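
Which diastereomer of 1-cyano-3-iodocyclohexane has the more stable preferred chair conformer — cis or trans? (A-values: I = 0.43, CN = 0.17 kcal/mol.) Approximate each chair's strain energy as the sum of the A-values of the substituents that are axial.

At 1,3 positions (parity same): cis → (e,e or a,a); trans → (a,e or e,a).
Best chair for cis: E = 0.00 kcal/mol; best chair for trans: E = 0.17 kcal/mol.
The cis isomer is lower by 0.17 kcal/mol.

cis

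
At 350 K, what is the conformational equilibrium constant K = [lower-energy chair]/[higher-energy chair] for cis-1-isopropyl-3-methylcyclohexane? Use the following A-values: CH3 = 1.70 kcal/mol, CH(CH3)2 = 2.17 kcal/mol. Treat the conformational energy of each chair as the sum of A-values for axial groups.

C1 and C3 have the same parity, so for the cis isomer the two substituents are e,e in one chair and a,a in the other.
Chair I (methyl axial, isopropyl axial): E = 3.87 kcal/mol; chair II (methyl equatorial, isopropyl equatorial): E = 0.00 kcal/mol.
ΔG = 3.87 kcal/mol between the two chairs.
K = exp(ΔG/RT) with R = 1.987×10⁻³ kcal mol⁻¹ K⁻¹ and T = 350 K gives K ≈ 261.

K ≈ 261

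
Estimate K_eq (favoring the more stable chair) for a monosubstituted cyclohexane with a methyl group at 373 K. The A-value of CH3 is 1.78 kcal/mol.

K ≈ 11.0

One chair has the methyl group axial (E = 1.78 kcal/mol) and the other has it equatorial (E = 0).
ΔG = 1.78 kcal/mol between the two chairs.
K = exp(ΔG/RT) with R = 1.987×10⁻³ kcal mol⁻¹ K⁻¹ and T = 373 K gives K ≈ 11.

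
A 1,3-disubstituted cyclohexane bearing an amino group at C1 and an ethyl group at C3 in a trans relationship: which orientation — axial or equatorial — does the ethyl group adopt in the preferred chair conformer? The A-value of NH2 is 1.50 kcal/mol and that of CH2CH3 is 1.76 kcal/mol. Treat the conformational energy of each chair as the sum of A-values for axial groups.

equatorial

C1 and C3 have the same parity, so for the trans isomer the two substituents are one axial and one equatorial in each chair.
Chair I (amino axial, ethyl equatorial): E = 1.50 kcal/mol.
Chair II (amino equatorial, ethyl axial): E = 1.76 kcal/mol.
Chair I is the more stable (lower-energy) conformer, and in that chair the ethyl group is equatorial.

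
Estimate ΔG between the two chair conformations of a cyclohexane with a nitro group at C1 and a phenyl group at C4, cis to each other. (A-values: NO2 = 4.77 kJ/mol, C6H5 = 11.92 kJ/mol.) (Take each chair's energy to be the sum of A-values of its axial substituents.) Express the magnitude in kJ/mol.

C1 and C4 have opposite parity, so for the cis isomer the two substituents are one axial and one equatorial in each chair.
Chair I (nitro axial, phenyl equatorial): E = 4.77 kJ/mol.
Chair II (nitro equatorial, phenyl axial): E = 11.92 kJ/mol.
ΔE = 11.92 − 4.77 = 7.15 kJ/mol; chair I is more stable.

7.15 kJ/mol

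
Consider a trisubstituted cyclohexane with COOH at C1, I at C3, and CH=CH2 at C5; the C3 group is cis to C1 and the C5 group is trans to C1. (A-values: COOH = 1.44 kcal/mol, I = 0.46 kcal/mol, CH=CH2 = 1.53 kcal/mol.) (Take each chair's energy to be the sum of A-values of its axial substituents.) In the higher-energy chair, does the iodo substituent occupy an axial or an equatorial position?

Chair I (carboxyl axial, iodo axial, vinyl equatorial): E = 1.90 kcal/mol.
Chair II (carboxyl equatorial, iodo equatorial, vinyl axial): E = 1.53 kcal/mol.
Chair I is the less stable (higher-energy) conformer, and in that chair the iodo group is axial.

axial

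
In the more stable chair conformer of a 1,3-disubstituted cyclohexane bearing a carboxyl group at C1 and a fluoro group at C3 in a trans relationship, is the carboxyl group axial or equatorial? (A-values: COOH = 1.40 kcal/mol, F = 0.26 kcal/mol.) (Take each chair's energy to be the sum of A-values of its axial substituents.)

equatorial

C1 and C3 have the same parity, so for the trans isomer the two substituents are one axial and one equatorial in each chair.
Chair I (carboxyl axial, fluoro equatorial): E = 1.40 kcal/mol.
Chair II (carboxyl equatorial, fluoro axial): E = 0.26 kcal/mol.
Chair II is the more stable (lower-energy) conformer, and in that chair the carboxyl group is equatorial.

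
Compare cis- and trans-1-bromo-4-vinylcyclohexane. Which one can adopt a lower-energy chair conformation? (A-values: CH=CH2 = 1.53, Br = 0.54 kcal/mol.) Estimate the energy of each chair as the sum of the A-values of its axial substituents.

trans

At 1,4 positions (parity opposite): cis → (a,e or e,a); trans → (e,e or a,a).
Best chair for cis: E = 0.54 kcal/mol; best chair for trans: E = 0.00 kcal/mol.
The trans isomer is lower by 0.54 kcal/mol.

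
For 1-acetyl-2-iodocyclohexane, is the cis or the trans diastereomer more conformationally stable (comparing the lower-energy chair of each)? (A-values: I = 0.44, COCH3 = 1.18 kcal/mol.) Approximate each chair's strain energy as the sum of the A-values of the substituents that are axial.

trans

At 1,2 positions (parity opposite): cis → (a,e or e,a); trans → (e,e or a,a).
Best chair for cis: E = 0.44 kcal/mol; best chair for trans: E = 0.00 kcal/mol.
The trans isomer is lower by 0.44 kcal/mol.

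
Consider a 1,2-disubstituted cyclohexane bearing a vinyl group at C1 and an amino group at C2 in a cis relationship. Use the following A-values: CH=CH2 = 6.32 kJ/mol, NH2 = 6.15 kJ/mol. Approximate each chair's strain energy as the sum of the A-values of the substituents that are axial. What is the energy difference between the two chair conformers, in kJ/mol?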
-------------------------
Work instructions:
Write the data out in full, matching every line exactly.

Output for this exercise:
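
Which diastereomer of 1-cyano-3-iodocyclohexane has the more stable preferred chair conformer — cis or trans? (A-values: I = 0.43, CN = 0.17 kcal/mol.) Approximate each chair's strain energy as the sum of the A-values of the substituents that are axial.

At 1,3 positions (parity same): cis → (e,e or a,a); trans → (a,e or e,a).
Best chair for cis: E = 0.00 kcal/mol; best chair for trans: E = 0.17 kcal/mol.
The cis isomer is lower by 0.17 kcal/mol.

cis

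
At 350 K, what is the conformational equilibrium constant K = [lower-energy chair]/[higher-energy chair] for cis-1-isopropyl-3-methylcyclohexane? Use the following A-values: CH3 = 1.70 kcal/mol, CH(CH3)2 = 2.17 kcal/mol. Treat the conformational energy of each chair as the sum of A-values for axial groups.

C1 and C3 have the same parity, so for the cis isomer the two substituents are e,e in one chair and a,a in the other.
Chair I (methyl axial, isopropyl axial): E = 3.87 kcal/mol; chair II (methyl equatorial, isopropyl equatorial): E = 0.00 kcal/mol.
ΔG = 3.87 kcal/mol between the two chairs.
K = exp(ΔG/RT) with R = 1.987×10⁻³ kcal mol⁻¹ K⁻¹ and T = 350 K gives K ≈ 261.

K ≈ 261

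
Estimate K_eq (favoring the more stable chair) for a monosubstituted cyclohexane with a methyl group at 373 K. The A-value of CH3 is 1.78 kcal/mol.

K ≈ 11.0

One chair has the methyl group axial (E = 1.78 kcal/mol) and the other has it equatorial (E = 0).
ΔG = 1.78 kcal/mol between the two chairs.
K = exp(ΔG/RT) with R = 1.987×10⁻³ kcal mol⁻¹ K⁻¹ and T = 373 K gives K ≈ 11.

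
A 1,3-disubstituted cyclohexane bearing an amino group at C1 and an ethyl group at C3 in a trans relationship: which orientation — axial or equatorial — does the ethyl group adopt in the preferred chair conformer? The A-value of NH2 is 1.50 kcal/mol and that of CH2CH3 is 1.76 kcal/mol. Treat the conformational energy of each chair as the sum of A-values for axial groups.

equatorial

C1 and C3 have the same parity, so for the trans isomer the two substituents are one axial and one equatorial in each chair.
Chair I (amino axial, ethyl equatorial): E = 1.50 kcal/mol.
Chair II (amino equatorial, ethyl axial): E = 1.76 kcal/mol.
Chair I is the more stable (lower-energy) conformer, and in that chair the ethyl group is equatorial.

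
Estimate ΔG between the two chair conformations of a cyclohexane with a nitro group at C1 and a phenyl group at C4, cis to each other. (A-values: NO2 = 4.77 kJ/mol, C6H5 = 11.92 kJ/mol.) (Take each chair's energy to be the sum of A-values of its axial substituents.) Express the magnitude in kJ/mol.

C1 and C4 have opposite parity, so for the cis isomer the two substituents are one axial and one equatorial in each chair.
Chair I (nitro axial, phenyl equatorial): E = 4.77 kJ/mol.
Chair II (nitro equatorial, phenyl axial): E = 11.92 kJ/mol.
ΔE = 11.92 − 4.77 = 7.15 kJ/mol; chair I is more stable.

7.15 kJ/mol

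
Consider a trisubstituted cyclohexane with COOH at C1, I at C3, and CH=CH2 at C5; the C3 group is cis to C1 and the C5 group is trans to C1. (A-values: COOH = 1.44 kcal/mol, I = 0.46 kcal/mol, CH=CH2 = 1.53 kcal/mol.) (Take each chair's energy to be the sum of A-values of its axial substituents.) In the higher-energy chair, does the iodo substituent occupy an axial or an equatorial position?

Chair I (carboxyl axial, iodo axial, vinyl equatorial): E = 1.90 kcal/mol.
Chair II (carboxyl equatorial, iodo equatorial, vinyl axial): E = 1.53 kcal/mol.
Chair I is the less stable (higher-energy) conformer, and in that chair the iodo group is axial.

axial

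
In the more stable chair conformer of a 1,3-disubstituted cyclohexane bearing a carboxyl group at C1 and a fluoro group at C3 in a trans relationship, is the carboxyl group axial or equatorial? (A-values: COOH = 1.40 kcal/mol, F = 0.26 kcal/mol.) (Take each chair's energy to be the sum of A-values of its axial substituents.)

equatorial

C1 and C3 have the same parity, so for the trans isomer the two substituents are one axial and one equatorial in each chair.
Chair I (carboxyl axial, fluoro equatorial): E = 1.40 kcal/mol.
Chair II (carboxyl equatorial, fluoro axial): E = 0.26 kcal/mol.
Chair II is the more stable (lower-energy) conformer, and in that chair the carboxyl group is equatorial.

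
Compare cis- and trans-1-bromo-4-vinylcyclohexane. Which one can adopt a lower-energy chair conformation? (A-values: CH=CH2 = 1.53, Br = 0.54 kcal/mol.) Estimate the energy of each chair as the sum of the A-values of its axial substituents.

trans

At 1,4 positions (parity opposite): cis → (a,e or e,a); trans → (e,e or a,a).
Best chair for cis: E = 0.54 kcal/mol; best chair for trans: E = 0.00 kcal/mol.
The trans isomer is lower by 0.54 kcal/mol.

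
For 1-acetyl-2-iodocyclohexane, is the cis or the trans diastereomer more conformationally stable (comparing the lower-energy chair of each)? (A-values: I = 0.44, COCH3 = 1.18 kcal/mol.) Approximate each chair's strain energy as the sum of the A-values of the substituents that are axial.

trans

At 1,2 positions (parity opposite): cis → (a,e or e,a); trans → (e,e or a,a).
Best chair for cis: E = 0.44 kcal/mol; best chair for trans: E = 0.00 kcal/mol.
The trans isomer is lower by 0.44 kcal/mol.

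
Consider a 1,2-disubstituted cyclohexane bearing a vinyl group at C1 and an amino group at C2 in a cis relationship. Use the following A-values: CH=CH2 = 6.32 kJ/mol, NH2 = 6.15 kJ/mol. Approximate each chair's strain energy as the sum of the A-values of the substituents that are axial. What is the energy difference between the two chair conformers, in kJ/mol?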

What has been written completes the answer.